Once you reach the line containing "-1 +1 +1 -1 +1 -1 -1 -1 -1" in the data below, restate each line word for word up to and including the one containing "Suppose a 2-(31, 5, 8)".
===== DATA IN THIS EXERCISE
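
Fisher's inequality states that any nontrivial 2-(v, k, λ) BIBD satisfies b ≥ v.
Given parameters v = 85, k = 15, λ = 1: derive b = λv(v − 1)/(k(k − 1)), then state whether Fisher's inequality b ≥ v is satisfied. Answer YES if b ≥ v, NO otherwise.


b = λv(v − 1)/(k(k − 1)) = 1·85·84/(15·14) = 7140/210 = 34.
Compare with v = 85: b < v, so Fisher's inequality fails.

NO


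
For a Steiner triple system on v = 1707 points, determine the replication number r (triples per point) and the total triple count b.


An STS(v) is a 2-(v, 3, 1) BIBD: block size k = 3, λ = 1.
Replication: r(k − 1) = λ(v − 1) ⇒ r·2 = 1707 − 1 = 1706 ⇒ r = 853.
Block count: bk = vr ⇒ b·3 = 1707·853 = 1456071 ⇒ b = 485357.

r = 853, b = 485357.


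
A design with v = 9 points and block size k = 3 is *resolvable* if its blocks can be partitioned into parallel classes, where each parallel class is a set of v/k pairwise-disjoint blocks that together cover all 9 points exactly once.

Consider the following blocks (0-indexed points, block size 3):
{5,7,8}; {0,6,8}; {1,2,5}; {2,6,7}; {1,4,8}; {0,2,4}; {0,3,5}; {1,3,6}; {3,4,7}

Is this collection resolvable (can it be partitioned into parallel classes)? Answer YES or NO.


v = 9, block size k = 3, number of blocks = 9.
For resolvability, blocks must partition into parallel classes of size v/k = 3.
Total blocks must therefore be a multiple of 3: 9 = 3·3 + 0 ⇒ divisible ✓.
Greedy packing gives 3 candidate class(es). Each should be a full parallel class (size 3, covers all 9 points).
  Class 1 (3 blocks): {5,7,8}; {0,2,4}; {1,3,6}. Points covered: [0, 1, 2, 3, 4, 5, 6, 7, 8].
  Class 2 (3 blocks): {0,6,8}; {1,2,5}; {3,4,7}. Points covered: [0, 1, 2, 3, 4, 5, 6, 7, 8].
  Class 3 (3 blocks): {2,6,7}; {1,4,8}; {0,3,5}. Points covered: [0, 1, 2, 3, 4, 5, 6, 7, 8].
All classes full (size 3)? YES. All classes cover every point? YES.
Resolvable? YES.

YES


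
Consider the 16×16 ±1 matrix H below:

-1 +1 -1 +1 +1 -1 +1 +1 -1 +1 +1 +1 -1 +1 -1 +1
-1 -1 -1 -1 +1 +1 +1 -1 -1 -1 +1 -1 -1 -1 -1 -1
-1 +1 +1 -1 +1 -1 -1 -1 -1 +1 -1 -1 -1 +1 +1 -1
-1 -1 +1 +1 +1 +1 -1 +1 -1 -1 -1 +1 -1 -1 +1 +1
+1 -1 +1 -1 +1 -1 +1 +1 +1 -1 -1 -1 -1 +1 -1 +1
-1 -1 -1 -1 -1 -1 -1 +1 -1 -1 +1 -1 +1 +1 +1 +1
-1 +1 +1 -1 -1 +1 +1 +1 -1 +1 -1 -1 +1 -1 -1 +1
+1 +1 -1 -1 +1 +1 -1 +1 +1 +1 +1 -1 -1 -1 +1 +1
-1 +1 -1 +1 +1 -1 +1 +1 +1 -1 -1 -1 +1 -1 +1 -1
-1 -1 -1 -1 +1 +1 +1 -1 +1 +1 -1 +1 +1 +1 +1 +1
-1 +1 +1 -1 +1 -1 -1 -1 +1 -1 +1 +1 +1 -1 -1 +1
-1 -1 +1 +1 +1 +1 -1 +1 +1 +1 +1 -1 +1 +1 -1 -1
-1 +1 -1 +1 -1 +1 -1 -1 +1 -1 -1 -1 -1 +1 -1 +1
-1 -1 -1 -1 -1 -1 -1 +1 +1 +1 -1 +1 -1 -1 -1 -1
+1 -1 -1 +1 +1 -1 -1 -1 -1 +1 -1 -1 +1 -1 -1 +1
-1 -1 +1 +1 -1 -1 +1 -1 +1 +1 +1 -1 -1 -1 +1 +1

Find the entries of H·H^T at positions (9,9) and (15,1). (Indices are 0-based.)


Row 1 of H: [-1, -1, -1, -1, 1, 1, 1, -1, -1, -1, 1, -1, -1, -1, -1, -1].
Row 9 of H: [-1, -1, -1, -1, 1, 1, 1, -1, 1, 1, -1, 1, 1, 1, 1, 1].
Row 15 of H: [-1, -1, 1, 1, -1, -1, 1, -1, 1, 1, 1, -1, -1, -1, 1, 1].
(H·H^T)[9][9] = Σ_j H[9][j]·H[9][j] = (-1)² + (-1)² + (-1)² + (-1)² + (1)² + (1)² + (1)² + (-1)² + (1)² + (1)² + (-1)² + (1)² + (1)² + (1)² + (1)² + (1)² = 1 + 1 + 1 + 1 + 1 + 1 + 1 + 1 + 1 + 1 + 1 + 1 + 1 + 1 + 1 + 1 = 16.
(H·H^T)[15][1] = Σ_j H[15][j]·H[1][j] = (-1)·(-1) + (-1)·(-1) + (1)·(-1) + (1)·(-1) + (-1)·(1) + (-1)·(1) + (1)·(1) + (-1)·(-1) + (1)·(-1) + (1)·(-1) + (1)·(1) + (-1)·(-1) + (-1)·(-1) + (-1)·(-1) + (1)·(-1) + (1)·(-1) = 1 + 1 + -1 + -1 + -1 + -1 + 1 + 1 + -1 + -1 + 1 + 1 + 1 + 1 + -1 + -1 = 0.
So rows 15 and 1 are orthogonal; the diagonal entry equals n = 16.

(9,9) entry = 16; (15,1) entry = 0.


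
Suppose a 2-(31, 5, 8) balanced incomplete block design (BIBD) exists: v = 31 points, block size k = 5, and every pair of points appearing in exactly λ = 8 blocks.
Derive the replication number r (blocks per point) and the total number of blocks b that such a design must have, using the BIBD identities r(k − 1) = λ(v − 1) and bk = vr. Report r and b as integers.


Any 2-(v, k, λ) BIBD satisfies two necessary conditions:
  (i)  Each point sits in r blocks, and counting incidences through any fixed point gives r(k − 1) = λ(v − 1), so r = λ(v − 1)/(k − 1).
  (ii) Total incidences bk = vr, so b = vr/k.
Step 1: r = λ(v − 1)/(k − 1) = 8·(31 − 1)/(5 − 1) = 8·30/4 = 240/4 = 60.
Step 2: b = vr/k = 31·60/5 = 1860/5 = 372.
Check integrality: r = 60 ∈ Z ✓, b = 372 ∈ Z ✓.
(These identities are necessary conditions: they determine r and b for any design with these parameters, but do not by themselves prove that one exists.)

r = 60, b = 372.


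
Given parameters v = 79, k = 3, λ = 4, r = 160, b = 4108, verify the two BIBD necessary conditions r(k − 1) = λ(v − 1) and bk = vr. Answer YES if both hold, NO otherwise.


Condition (i): r(k − 1) = 160·2 = 320; λ(v − 1) = 4·78 = 312. Match? NO.
Condition (ii): bk = 4108·3 = 12324; vr = 79·160 = 12640. Match? NO.
Both conditions hold? NO.

NO


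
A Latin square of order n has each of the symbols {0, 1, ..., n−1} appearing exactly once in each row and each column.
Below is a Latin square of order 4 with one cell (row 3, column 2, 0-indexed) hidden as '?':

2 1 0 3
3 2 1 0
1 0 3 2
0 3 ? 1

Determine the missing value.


Row 3 contains symbols [0, 1, 3] — missing [2].
Column 2 contains symbols [0, 1, 3] — missing [2].
The missing symbol must appear in both missing sets; intersection = [2].
Therefore the hidden value is 2.

Missing value = 2.


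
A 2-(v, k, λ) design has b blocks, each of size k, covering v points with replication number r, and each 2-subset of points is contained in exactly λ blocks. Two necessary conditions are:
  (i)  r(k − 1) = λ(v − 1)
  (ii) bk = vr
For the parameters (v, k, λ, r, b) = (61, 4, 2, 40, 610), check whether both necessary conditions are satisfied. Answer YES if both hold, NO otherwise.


Condition (i): r(k − 1) = 40·3 = 120; λ(v − 1) = 2·60 = 120. Match? YES.
Condition (ii): bk = 610·4 = 2440; vr = 61·40 = 2440. Match? YES.
Both conditions hold? YES.

YES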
==========
-- SOLUTION --
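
-1 +1 +1 -1 +1 -1 -1 -1 -1 +1 -1 -1 -1 +1 +1 -1
-1 -1 +1 +1 +1 +1 -1 +1 -1 -1 -1 +1 -1 -1 +1 +1
+1 -1 +1 -1 +1 -1 +1 +1 +1 -1 -1 -1 -1 +1 -1 +1
-1 -1 -1 -1 -1 -1 -1 +1 -1 -1 +1 -1 +1 +1 +1 +1
-1 +1 +1 -1 -1 +1 +1 +1 -1 +1 -1 -1 +1 -1 -1 +1
+1 +1 -1 -1 +1 +1 -1 +1 +1 +1 +1 -1 -1 -1 +1 +1
-1 +1 -1 +1 +1 -1 +1 +1 +1 -1 -1 -1 +1 -1 +1 -1
-1 -1 -1 -1 +1 +1 +1 -1 +1 +1 -1 +1 +1 +1 +1 +1
-1 +1 +1 -1 +1 -1 -1 -1 +1 -1 +1 +1 +1 -1 -1 +1
-1 -1 +1 +1 +1 +1 -1 +1 +1 +1 +1 -1 +1 +1 -1 -1
-1 +1 -1 +1 -1 +1 -1 -1 +1 -1 -1 -1 -1 +1 -1 +1
-1 -1 -1 -1 -1 -1 -1 +1 +1 +1 -1 +1 -1 -1 -1 -1
+1 -1 -1 +1 +1 -1 -1 -1 -1 +1 -1 -1 +1 -1 -1 +1
-1 -1 +1 +1 -1 -1 +1 -1 +1 +1 +1 -1 -1 -1 +1 +1

Find the entries of H·H^T at positions (9,9) and (15,1). (Indices are 0-based.)


Row 1 of H: [-1, -1, -1, -1, 1, 1, 1, -1, -1, -1, 1, -1, -1, -1, -1, -1].
Row 9 of H: [-1, -1, -1, -1, 1, 1, 1, -1, 1, 1, -1, 1, 1, 1, 1, 1].
Row 15 of H: [-1, -1, 1, 1, -1, -1, 1, -1, 1, 1, 1, -1, -1, -1, 1, 1].
(H·H^T)[9][9] = Σ_j H[9][j]·H[9][j] = (-1)² + (-1)² + (-1)² + (-1)² + (1)² + (1)² + (1)² + (-1)² + (1)² + (1)² + (-1)² + (1)² + (1)² + (1)² + (1)² + (1)² = 1 + 1 + 1 + 1 + 1 + 1 + 1 + 1 + 1 + 1 + 1 + 1 + 1 + 1 + 1 + 1 = 16.
(H·H^T)[15][1] = Σ_j H[15][j]·H[1][j] = (-1)·(-1) + (-1)·(-1) + (1)·(-1) + (1)·(-1) + (-1)·(1) + (-1)·(1) + (1)·(1) + (-1)·(-1) + (1)·(-1) + (1)·(-1) + (1)·(1) + (-1)·(-1) + (-1)·(-1) + (-1)·(-1) + (1)·(-1) + (1)·(-1) = 1 + 1 + -1 + -1 + -1 + -1 + 1 + 1 + -1 + -1 + 1 + 1 + 1 + 1 + -1 + -1 = 0.
So rows 15 and 1 are orthogonal; the diagonal entry equals n = 16.

(9,9) entry = 16; (15,1) entry = 0.


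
Suppose a 2-(31, 5, 8) balanced incomplete block design (BIBD) exists: v = 31 points, block size k = 5, and every pair of points appearing in exactly λ = 8 blocks.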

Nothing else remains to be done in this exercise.